[Work to be completed]:
Whenever the string "saved" appears in a line below, please copy the line out.
-------
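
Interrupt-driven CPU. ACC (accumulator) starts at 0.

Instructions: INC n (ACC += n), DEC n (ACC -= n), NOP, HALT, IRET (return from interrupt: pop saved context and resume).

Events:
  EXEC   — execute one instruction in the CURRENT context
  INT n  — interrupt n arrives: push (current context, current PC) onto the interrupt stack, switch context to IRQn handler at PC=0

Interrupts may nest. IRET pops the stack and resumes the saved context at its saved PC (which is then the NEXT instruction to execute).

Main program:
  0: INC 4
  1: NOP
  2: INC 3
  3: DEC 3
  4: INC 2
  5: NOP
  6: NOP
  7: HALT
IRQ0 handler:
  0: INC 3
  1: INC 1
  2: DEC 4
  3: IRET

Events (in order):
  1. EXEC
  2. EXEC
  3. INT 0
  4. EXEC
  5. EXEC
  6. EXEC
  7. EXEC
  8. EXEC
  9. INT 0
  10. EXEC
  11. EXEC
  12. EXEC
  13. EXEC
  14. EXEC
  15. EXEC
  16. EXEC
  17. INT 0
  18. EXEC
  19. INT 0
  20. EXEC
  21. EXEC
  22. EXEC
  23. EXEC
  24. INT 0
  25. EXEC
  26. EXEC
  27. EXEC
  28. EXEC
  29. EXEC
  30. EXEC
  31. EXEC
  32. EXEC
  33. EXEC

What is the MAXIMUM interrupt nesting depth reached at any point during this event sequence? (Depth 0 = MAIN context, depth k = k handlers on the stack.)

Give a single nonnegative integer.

Event 1 (EXEC): [MAIN] PC=0: INC 4 -> ACC=4 [depth=0]
Event 2 (EXEC): [MAIN] PC=1: NOP [depth=0]
Event 3 (INT 0): INT 0 arrives: push (MAIN, PC=2), enter IRQ0 at PC=0 (depth now 1) [depth=1]
Event 4 (EXEC): [IRQ0] PC=0: INC 3 -> ACC=7 [depth=1]
Event 5 (EXEC): [IRQ0] PC=1: INC 1 -> ACC=8 [depth=1]
Event 6 (EXEC): [IRQ0] PC=2: DEC 4 -> ACC=4 [depth=1]
Event 7 (EXEC): [IRQ0] PC=3: IRET -> resume MAIN at PC=2 (depth now 0) [depth=0]
Event 8 (EXEC): [MAIN] PC=2: INC 3 -> ACC=7 [depth=0]
Event 9 (INT 0): INT 0 arrives: push (MAIN, PC=3), enter IRQ0 at PC=0 (depth now 1) [depth=1]
Event 10 (EXEC): [IRQ0] PC=0: INC 3 -> ACC=10 [depth=1]
Event 11 (EXEC): [IRQ0] PC=1: INC 1 -> ACC=11 [depth=1]
Event 12 (EXEC): [IRQ0] PC=2: DEC 4 -> ACC=7 [depth=1]
Event 13 (EXEC): [IRQ0] PC=3: IRET -> resume MAIN at PC=3 (depth now 0) [depth=0]
Event 14 (EXEC): [MAIN] PC=3: DEC 3 -> ACC=4 [depth=0]
Event 15 (EXEC): [MAIN] PC=4: INC 2 -> ACC=6 [depth=0]
Event 16 (EXEC): [MAIN] PC=5: NOP [depth=0]
Event 17 (INT 0): INT 0 arrives: push (MAIN, PC=6), enter IRQ0 at PC=0 (depth now 1) [depth=1]
Event 18 (EXEC): [IRQ0] PC=0: INC 3 -> ACC=9 [depth=1]
Event 19 (INT 0): INT 0 arrives: push (IRQ0, PC=1), enter IRQ0 at PC=0 (depth now 2) [depth=2]
Event 20 (EXEC): [IRQ0] PC=0: INC 3 -> ACC=12 [depth=2]
Event 21 (EXEC): [IRQ0] PC=1: INC 1 -> ACC=13 [depth=2]
Event 22 (EXEC): [IRQ0] PC=2: DEC 4 -> ACC=9 [depth=2]
Event 23 (EXEC): [IRQ0] PC=3: IRET -> resume IRQ0 at PC=1 (depth now 1) [depth=1]
Event 24 (INT 0): INT 0 arrives: push (IRQ0, PC=1), enter IRQ0 at PC=0 (depth now 2) [depth=2]
Event 25 (EXEC): [IRQ0] PC=0: INC 3 -> ACC=12 [depth=2]
Event 26 (EXEC): [IRQ0] PC=1: INC 1 -> ACC=13 [depth=2]
Event 27 (EXEC): [IRQ0] PC=2: DEC 4 -> ACC=9 [depth=2]
Event 28 (EXEC): [IRQ0] PC=3: IRET -> resume IRQ0 at PC=1 (depth now 1) [depth=1]
Event 29 (EXEC): [IRQ0] PC=1: INC 1 -> ACC=10 [depth=1]
Event 30 (EXEC): [IRQ0] PC=2: DEC 4 -> ACC=6 [depth=1]
Event 31 (EXEC): [IRQ0] PC=3: IRET -> resume MAIN at PC=6 (depth now 0) [depth=0]
Event 32 (EXEC): [MAIN] PC=6: NOP [depth=0]
Event 33 (EXEC): [MAIN] PC=7: HALT [depth=0]
Max depth observed: 2

Answer: 2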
-------
[Task output]:
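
Instructions: INC n (ACC += n), DEC n (ACC -= n), NOP, HALT, IRET (return from interrupt: pop saved context and resume).
Interrupts may nest. IRET pops the stack and resumes the saved context at its saved PC (which is then the NEXT instruction to execute).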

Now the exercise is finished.